→ Materials provided
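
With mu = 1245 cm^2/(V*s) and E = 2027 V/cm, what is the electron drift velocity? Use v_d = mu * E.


Step 1: v_d = mu * E
Step 2: v_d = 1245 * 2027 = 2523615
Step 3: v_d = 2.52e+06 cm/s

2.52e+06


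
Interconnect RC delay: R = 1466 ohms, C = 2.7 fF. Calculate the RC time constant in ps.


Step 1: tau = R * C
Step 2: tau = 1466 * 2.7 fF = 1466 * 2.7e-15 F
Step 3: tau = 3.9582e-12 s = 3.9582 ps

3.9582


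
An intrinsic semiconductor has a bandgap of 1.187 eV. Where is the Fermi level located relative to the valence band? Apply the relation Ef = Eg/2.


Step 1: For an intrinsic semiconductor, the Fermi level sits at midgap.
Step 2: Ef = Eg / 2 = 1.187 / 2 = 0.5935 eV

0.5935


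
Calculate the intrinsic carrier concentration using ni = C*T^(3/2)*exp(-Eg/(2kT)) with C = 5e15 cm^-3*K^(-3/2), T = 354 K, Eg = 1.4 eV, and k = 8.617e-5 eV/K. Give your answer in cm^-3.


Step 1: Compute kT = 8.617e-5 * 354 = 0.03050418 eV
Step 2: Exponent = -Eg/(2kT) = -1.4/(2*0.03050418) = -22.94767
Step 3: T^(3/2) = 354^1.5 = 6660.47
Step 4: ni = 5e15 * 6660.47 * exp(-22.94767) = 3.60e+09 cm^-3

3.60e+09


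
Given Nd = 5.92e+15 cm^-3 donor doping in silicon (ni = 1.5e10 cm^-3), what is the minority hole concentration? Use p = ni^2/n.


Step 1: Since Nd >> ni, n ≈ Nd = 5.92e+15 cm^-3
Step 2: p = ni^2 / n = (1.5e10)^2 / 5.92e+15
Step 3: p = 2.25e20 / 5.92e+15 = 3.80e+04 cm^-3

3.80e+04


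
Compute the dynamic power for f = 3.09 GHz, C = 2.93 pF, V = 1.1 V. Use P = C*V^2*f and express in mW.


Step 1: V^2 = 1.1^2 = 1.21 V^2
Step 2: P = C*V^2*f = 2.93e-12 F * 1.21 * 3.09e9 Hz
Step 3: P = 1.0954977e-02 W
Step 4: P = 10.955 mW

10.955


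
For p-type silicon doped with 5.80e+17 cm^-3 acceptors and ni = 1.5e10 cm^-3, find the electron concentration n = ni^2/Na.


Step 1: Majority hole concentration p ≈ Na = 5.80e+17 cm^-3
Step 2: n = ni^2 / Na = (1.5e10)^2 / 5.80e+17
Step 3: n = 3.88e+02 cm^-3

3.88e+02


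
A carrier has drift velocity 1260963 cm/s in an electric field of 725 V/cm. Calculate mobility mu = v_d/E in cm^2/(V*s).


Step 1: mu = v_d / E
Step 2: mu = 1260963 / 725
Step 3: mu = 1739.26 cm^2/(V*s)

1739.26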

→ What you will do
Write the data out in full, matching every line exactly.

→ Exercise answer
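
With mu = 1245 cm^2/(V*s) and E = 2027 V/cm, what is the electron drift velocity? Use v_d = mu * E.


Step 1: v_d = mu * E
Step 2: v_d = 1245 * 2027 = 2523615
Step 3: v_d = 2.52e+06 cm/s

2.52e+06


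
Interconnect RC delay: R = 1466 ohms, C = 2.7 fF. Calculate the RC time constant in ps.


Step 1: tau = R * C
Step 2: tau = 1466 * 2.7 fF = 1466 * 2.7e-15 F
Step 3: tau = 3.9582e-12 s = 3.9582 ps

3.9582


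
An intrinsic semiconductor has a bandgap of 1.187 eV. Where is the Fermi level located relative to the valence band? Apply the relation Ef = Eg/2.


Step 1: For an intrinsic semiconductor, the Fermi level sits at midgap.
Step 2: Ef = Eg / 2 = 1.187 / 2 = 0.5935 eV

0.5935


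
Calculate the intrinsic carrier concentration using ni = C*T^(3/2)*exp(-Eg/(2kT)) with C = 5e15 cm^-3*K^(-3/2), T = 354 K, Eg = 1.4 eV, and k = 8.617e-5 eV/K. Give your answer in cm^-3.


Step 1: Compute kT = 8.617e-5 * 354 = 0.03050418 eV
Step 2: Exponent = -Eg/(2kT) = -1.4/(2*0.03050418) = -22.94767
Step 3: T^(3/2) = 354^1.5 = 6660.47
Step 4: ni = 5e15 * 6660.47 * exp(-22.94767) = 3.60e+09 cm^-3

3.60e+09


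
Given Nd = 5.92e+15 cm^-3 donor doping in silicon (ni = 1.5e10 cm^-3), what is the minority hole concentration? Use p = ni^2/n.


Step 1: Since Nd >> ni, n ≈ Nd = 5.92e+15 cm^-3
Step 2: p = ni^2 / n = (1.5e10)^2 / 5.92e+15
Step 3: p = 2.25e20 / 5.92e+15 = 3.80e+04 cm^-3

3.80e+04


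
Compute the dynamic power for f = 3.09 GHz, C = 2.93 pF, V = 1.1 V. Use P = C*V^2*f and express in mW.


Step 1: V^2 = 1.1^2 = 1.21 V^2
Step 2: P = C*V^2*f = 2.93e-12 F * 1.21 * 3.09e9 Hz
Step 3: P = 1.0954977e-02 W
Step 4: P = 10.955 mW

10.955


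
For p-type silicon doped with 5.80e+17 cm^-3 acceptors and ni = 1.5e10 cm^-3, find the electron concentration n = ni^2/Na.


Step 1: Majority hole concentration p ≈ Na = 5.80e+17 cm^-3
Step 2: n = ni^2 / Na = (1.5e10)^2 / 5.80e+17
Step 3: n = 3.88e+02 cm^-3

3.88e+02


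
A carrier has drift velocity 1260963 cm/s in an electric field of 725 V/cm. Calculate mobility mu = v_d/E in cm^2/(V*s).


Step 1: mu = v_d / E
Step 2: mu = 1260963 / 725
Step 3: mu = 1739.26 cm^2/(V*s)

1739.26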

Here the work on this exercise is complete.